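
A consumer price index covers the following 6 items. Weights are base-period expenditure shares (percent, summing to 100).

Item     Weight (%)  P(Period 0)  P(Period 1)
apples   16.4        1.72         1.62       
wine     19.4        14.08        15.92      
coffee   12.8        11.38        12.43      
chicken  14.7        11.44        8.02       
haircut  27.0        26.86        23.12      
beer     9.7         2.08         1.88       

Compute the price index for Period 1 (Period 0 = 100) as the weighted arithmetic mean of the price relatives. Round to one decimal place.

93.7

apples: 16.4 × (1.62/1.72) = 16.4 × 0.941860 = 15.4465
wine: 19.4 × (15.92/14.08) = 19.4 × 1.130682 = 21.9352
coffee: 12.8 × (12.43/11.38) = 12.8 × 1.092267 = 13.9810
chicken: 14.7 × (8.02/11.44) = 14.7 × 0.701049 = 10.3054
haircut: 27.0 × (23.12/26.86) = 27.0 × 0.860759 = 23.2405
beer: 9.7 × (1.88/2.08) = 9.7 × 0.903846 = 8.7673
Index = Σ wᵢ·(p₁ᵢ/p₀ᵢ) = 15.4465 + 21.9352 + 13.9810 + 10.3054 + 23.2405 + 8.7673 = 93.6760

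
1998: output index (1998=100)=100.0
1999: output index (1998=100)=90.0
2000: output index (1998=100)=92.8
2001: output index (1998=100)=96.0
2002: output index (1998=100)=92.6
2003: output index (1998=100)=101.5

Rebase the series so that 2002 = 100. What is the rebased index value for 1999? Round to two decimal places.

Rebased(1999) = 90.0 / 92.6 × 100 = 97.1922

97.19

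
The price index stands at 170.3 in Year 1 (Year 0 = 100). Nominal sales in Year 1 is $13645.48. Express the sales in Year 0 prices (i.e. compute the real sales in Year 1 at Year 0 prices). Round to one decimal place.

8012.6

Real = Nominal ÷ (Index/100) = 13645.48 ÷ (170.3/100)
     = 13645.48 ÷ 1.703 = 8012.6130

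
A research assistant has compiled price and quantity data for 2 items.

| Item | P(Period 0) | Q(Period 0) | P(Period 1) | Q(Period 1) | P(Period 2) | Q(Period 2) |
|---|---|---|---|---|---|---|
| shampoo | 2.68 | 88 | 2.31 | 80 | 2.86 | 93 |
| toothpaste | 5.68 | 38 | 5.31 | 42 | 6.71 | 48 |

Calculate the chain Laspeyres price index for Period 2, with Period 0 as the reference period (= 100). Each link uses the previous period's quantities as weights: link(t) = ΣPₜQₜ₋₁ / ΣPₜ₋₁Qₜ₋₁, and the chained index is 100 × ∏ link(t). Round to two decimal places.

112.28

Link Period 0→Period 1:
ΣP(Period 1)Q(Period 0) = 2.31×88 + 5.31×38 = 203.28 + 201.78 = 405.06
ΣP(Period 0)Q(Period 0) = 2.68×88 + 5.68×38 = 235.84 + 215.84 = 451.68
link = 405.06/451.68 = 0.896785
Link Period 1→Period 2:
ΣP(Period 2)Q(Period 1) = 2.86×80 + 6.71×42 = 228.8 + 281.82 = 510.62
ΣP(Period 1)Q(Period 1) = 2.31×80 + 5.31×42 = 184.8 + 223.02 = 407.82
link = 510.62/407.82 = 1.252072
Chained index = 100 × 0.896785 × 1.252072 = 112.2840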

### TASK DETAILS
Exactly how many lines of the records hold "output"? Give the number without any words.

### ANSWER FOR THE TASK
6